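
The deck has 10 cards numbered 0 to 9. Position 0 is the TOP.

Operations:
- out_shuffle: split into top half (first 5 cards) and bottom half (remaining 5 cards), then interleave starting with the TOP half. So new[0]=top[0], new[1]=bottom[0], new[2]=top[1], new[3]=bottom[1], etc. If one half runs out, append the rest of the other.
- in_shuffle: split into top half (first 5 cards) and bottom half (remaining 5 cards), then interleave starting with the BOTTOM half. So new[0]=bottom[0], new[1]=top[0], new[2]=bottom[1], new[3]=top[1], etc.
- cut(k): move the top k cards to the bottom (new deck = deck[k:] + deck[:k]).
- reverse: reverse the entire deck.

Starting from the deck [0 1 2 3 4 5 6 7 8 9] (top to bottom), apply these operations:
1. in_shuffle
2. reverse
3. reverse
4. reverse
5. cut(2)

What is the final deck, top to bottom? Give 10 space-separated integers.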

::::::::::

Assigned task -
Everything from the line with "1. in_shuffle" to the end of the listing, and only that, is to be set down exactly, line by line.

Exercise output -
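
1. in_shuffle
2. reverse
3. reverse
4. reverse
5. cut(2)

What is the final deck, top to bottom? Give 10 space-separated integers.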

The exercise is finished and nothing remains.